**Task item:** An exact copy of all the entries is what is needed here.

START Provided records

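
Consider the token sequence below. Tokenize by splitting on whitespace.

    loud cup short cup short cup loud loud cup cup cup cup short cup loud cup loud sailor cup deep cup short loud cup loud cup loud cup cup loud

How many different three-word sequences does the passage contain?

19

30 tokens → 28 trigram windows in total.
Repeated trigrams (each contributes count−1 duplicates):
  cup loud cup: 3
  cup short cup: 3
  loud cup loud: 3
  cup cup cup: 2
  loud cup cup: 2
  short cup loud: 2
9 duplicate windows → 28 − 9 = 19 distinct.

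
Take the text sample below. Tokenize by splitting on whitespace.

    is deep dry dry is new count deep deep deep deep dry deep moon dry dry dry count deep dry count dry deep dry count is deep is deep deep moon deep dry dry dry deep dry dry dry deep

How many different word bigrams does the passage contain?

16

40 tokens → 39 bigram windows in total.
Repeated bigrams (each contributes count−1 duplicates):
  dry dry: 7
  deep dry: 6
  deep deep: 4
  dry deep: 4
  dry count: 3
  is deep: 3
  count deep: 2
  deep moon: 2
23 duplicate windows → 39 − 23 = 16 distinct.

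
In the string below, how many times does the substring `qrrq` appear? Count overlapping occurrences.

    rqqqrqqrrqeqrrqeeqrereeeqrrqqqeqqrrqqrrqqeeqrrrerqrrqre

6

Sliding a length-4 window over the 55 characters (52 positions):
  position 7–10: qrrq
  position 12–15: qrrq
  position 25–28: qrrq
  position 33–36: qrrq
  position 37–40: qrrq
  position 50–53: qrrq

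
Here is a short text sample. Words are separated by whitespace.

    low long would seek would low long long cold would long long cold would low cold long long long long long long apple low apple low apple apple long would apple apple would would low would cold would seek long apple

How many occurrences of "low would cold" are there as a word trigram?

Scanning the 39 overlapping trigram windows for "low would cold":
  position 35–37: low would cold

1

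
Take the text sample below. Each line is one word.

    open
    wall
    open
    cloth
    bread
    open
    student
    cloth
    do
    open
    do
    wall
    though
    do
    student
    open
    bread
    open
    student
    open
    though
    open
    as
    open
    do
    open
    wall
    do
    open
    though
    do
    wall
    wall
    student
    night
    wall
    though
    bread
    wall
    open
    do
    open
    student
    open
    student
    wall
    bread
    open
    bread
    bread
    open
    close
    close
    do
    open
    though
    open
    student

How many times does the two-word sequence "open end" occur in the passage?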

END Provided records

**Solution to the exercise:**
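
Consider the token sequence below. Tokenize by splitting on whitespace.

    loud cup short cup short cup loud loud cup cup cup cup short cup loud cup loud sailor cup deep cup short loud cup loud cup loud cup cup loud

How many different three-word sequences does the passage contain?

19

30 tokens → 28 trigram windows in total.
Repeated trigrams (each contributes count−1 duplicates):
  cup loud cup: 3
  cup short cup: 3
  loud cup loud: 3
  cup cup cup: 2
  loud cup cup: 2
  short cup loud: 2
9 duplicate windows → 28 − 9 = 19 distinct.

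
Take the text sample below. Tokenize by splitting on whitespace.

    is deep dry dry is new count deep deep deep deep dry deep moon dry dry dry count deep dry count dry deep dry count is deep is deep deep moon deep dry dry dry deep dry dry dry deep

How many different word bigrams does the passage contain?

16

40 tokens → 39 bigram windows in total.
Repeated bigrams (each contributes count−1 duplicates):
  dry dry: 7
  deep dry: 6
  deep deep: 4
  dry deep: 4
  dry count: 3
  is deep: 3
  count deep: 2
  deep moon: 2
23 duplicate windows → 39 − 23 = 16 distinct.

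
In the string below, how many times does the substring `qrrq` appear? Count overlapping occurrences.

    rqqqrqqrrqeqrrqeeqrereeeqrrqqqeqqrrqqrrqqeeqrrrerqrrqre

6

Sliding a length-4 window over the 55 characters (52 positions):
  position 7–10: qrrq
  position 12–15: qrrq
  position 25–28: qrrq
  position 33–36: qrrq
  position 37–40: qrrq
  position 50–53: qrrq

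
Here is a short text sample. Words are separated by whitespace.

    low long would seek would low long long cold would long long cold would low cold long long long long long long apple low apple low apple apple long would apple apple would would low would cold would seek long apple

How many occurrences of "low would cold" are there as a word trigram?

Scanning the 39 overlapping trigram windows for "low would cold":
  position 35–37: low would cold

1

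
Take the text sample below. Each line is one word.

    open
    wall
    open
    cloth
    bread
    open
    student
    cloth
    do
    open
    do
    wall
    though
    do
    student
    open
    bread
    open
    student
    open
    though
    open
    as
    open
    do
    open
    wall
    do
    open
    though
    do
    wall
    wall
    student
    night
    wall
    though
    bread
    wall
    open
    do
    open
    student
    open
    student
    wall
    bread
    open
    bread
    bread
    open
    close
    close
    do
    open
    though
    open
    student

How many times does the two-word sequence "open end" occur in the passage?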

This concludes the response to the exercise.